[GOAL OF THE EXERCISE] Give the records again in full, exactly as written.

[Stored data entries]
=== Section Start ===

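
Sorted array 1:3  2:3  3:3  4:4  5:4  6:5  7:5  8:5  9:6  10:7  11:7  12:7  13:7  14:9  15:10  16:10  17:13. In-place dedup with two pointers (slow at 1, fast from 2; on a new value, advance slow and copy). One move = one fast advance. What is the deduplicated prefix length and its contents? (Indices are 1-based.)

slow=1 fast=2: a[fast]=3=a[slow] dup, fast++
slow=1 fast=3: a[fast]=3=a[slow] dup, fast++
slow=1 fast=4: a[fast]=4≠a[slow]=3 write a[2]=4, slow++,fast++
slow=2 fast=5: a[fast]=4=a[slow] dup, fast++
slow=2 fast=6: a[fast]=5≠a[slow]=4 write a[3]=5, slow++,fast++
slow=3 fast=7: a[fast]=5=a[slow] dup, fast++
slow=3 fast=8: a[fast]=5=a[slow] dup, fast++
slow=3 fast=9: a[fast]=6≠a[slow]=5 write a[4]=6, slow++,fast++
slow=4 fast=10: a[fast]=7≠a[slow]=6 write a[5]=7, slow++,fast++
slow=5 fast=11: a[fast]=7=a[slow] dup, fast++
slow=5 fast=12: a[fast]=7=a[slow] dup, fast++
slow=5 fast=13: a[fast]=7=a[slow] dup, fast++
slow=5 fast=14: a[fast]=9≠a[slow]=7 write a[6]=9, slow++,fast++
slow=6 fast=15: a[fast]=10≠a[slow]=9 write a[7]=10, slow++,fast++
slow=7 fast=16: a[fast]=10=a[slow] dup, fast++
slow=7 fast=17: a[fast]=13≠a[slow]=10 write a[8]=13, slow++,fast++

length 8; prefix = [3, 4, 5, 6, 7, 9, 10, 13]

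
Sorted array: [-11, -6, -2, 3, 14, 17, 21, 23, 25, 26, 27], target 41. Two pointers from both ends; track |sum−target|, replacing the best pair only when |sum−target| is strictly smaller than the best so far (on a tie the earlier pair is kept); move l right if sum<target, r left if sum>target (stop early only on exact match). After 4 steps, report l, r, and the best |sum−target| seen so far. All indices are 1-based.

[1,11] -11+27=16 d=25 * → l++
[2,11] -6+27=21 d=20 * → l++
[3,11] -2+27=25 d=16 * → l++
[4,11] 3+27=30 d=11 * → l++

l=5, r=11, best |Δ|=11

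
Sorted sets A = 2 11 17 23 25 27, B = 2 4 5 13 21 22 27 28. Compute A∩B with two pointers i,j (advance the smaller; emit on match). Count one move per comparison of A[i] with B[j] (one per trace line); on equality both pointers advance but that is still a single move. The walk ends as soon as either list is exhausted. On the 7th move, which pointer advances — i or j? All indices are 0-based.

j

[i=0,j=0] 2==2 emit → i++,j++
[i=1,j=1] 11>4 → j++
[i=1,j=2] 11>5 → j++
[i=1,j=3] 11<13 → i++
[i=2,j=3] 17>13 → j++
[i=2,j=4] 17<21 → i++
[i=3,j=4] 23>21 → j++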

=== Section End ===

[ANSWER SPACE]
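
Sorted array 1:3  2:3  3:3  4:4  5:4  6:5  7:5  8:5  9:6  10:7  11:7  12:7  13:7  14:9  15:10  16:10  17:13. In-place dedup with two pointers (slow at 1, fast from 2; on a new value, advance slow and copy). One move = one fast advance. What is the deduplicated prefix length and its contents? (Indices are 1-based.)

slow=1 fast=2: a[fast]=3=a[slow] dup, fast++
slow=1 fast=3: a[fast]=3=a[slow] dup, fast++
slow=1 fast=4: a[fast]=4≠a[slow]=3 write a[2]=4, slow++,fast++
slow=2 fast=5: a[fast]=4=a[slow] dup, fast++
slow=2 fast=6: a[fast]=5≠a[slow]=4 write a[3]=5, slow++,fast++
slow=3 fast=7: a[fast]=5=a[slow] dup, fast++
slow=3 fast=8: a[fast]=5=a[slow] dup, fast++
slow=3 fast=9: a[fast]=6≠a[slow]=5 write a[4]=6, slow++,fast++
slow=4 fast=10: a[fast]=7≠a[slow]=6 write a[5]=7, slow++,fast++
slow=5 fast=11: a[fast]=7=a[slow] dup, fast++
slow=5 fast=12: a[fast]=7=a[slow] dup, fast++
slow=5 fast=13: a[fast]=7=a[slow] dup, fast++
slow=5 fast=14: a[fast]=9≠a[slow]=7 write a[6]=9, slow++,fast++
slow=6 fast=15: a[fast]=10≠a[slow]=9 write a[7]=10, slow++,fast++
slow=7 fast=16: a[fast]=10=a[slow] dup, fast++
slow=7 fast=17: a[fast]=13≠a[slow]=10 write a[8]=13, slow++,fast++

length 8; prefix = [3, 4, 5, 6, 7, 9, 10, 13]

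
Sorted array: [-11, -6, -2, 3, 14, 17, 21, 23, 25, 26, 27], target 41. Two pointers from both ends; track |sum−target|, replacing the best pair only when |sum−target| is strictly smaller than the best so far (on a tie the earlier pair is kept); move l right if sum<target, r left if sum>target (stop early only on exact match). After 4 steps, report l, r, and the best |sum−target| seen so far. All indices are 1-based.

[1,11] -11+27=16 d=25 * → l++
[2,11] -6+27=21 d=20 * → l++
[3,11] -2+27=25 d=16 * → l++
[4,11] 3+27=30 d=11 * → l++

l=5, r=11, best |Δ|=11

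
Sorted sets A = 2 11 17 23 25 27, B = 2 4 5 13 21 22 27 28. Compute A∩B with two pointers i,j (advance the smaller; emit on match). Count one move per comparison of A[i] with B[j] (one per trace line); on equality both pointers advance but that is still a single move. The walk ends as soon as either list is exhausted. On the 7th move, which pointer advances — i or j? All indices are 0-based.

j

[i=0,j=0] 2==2 emit → i++,j++
[i=1,j=1] 11>4 → j++
[i=1,j=2] 11>5 → j++
[i=1,j=3] 11<13 → i++
[i=2,j=3] 17>13 → j++
[i=2,j=4] 17<21 → i++
[i=3,j=4] 23>21 → j++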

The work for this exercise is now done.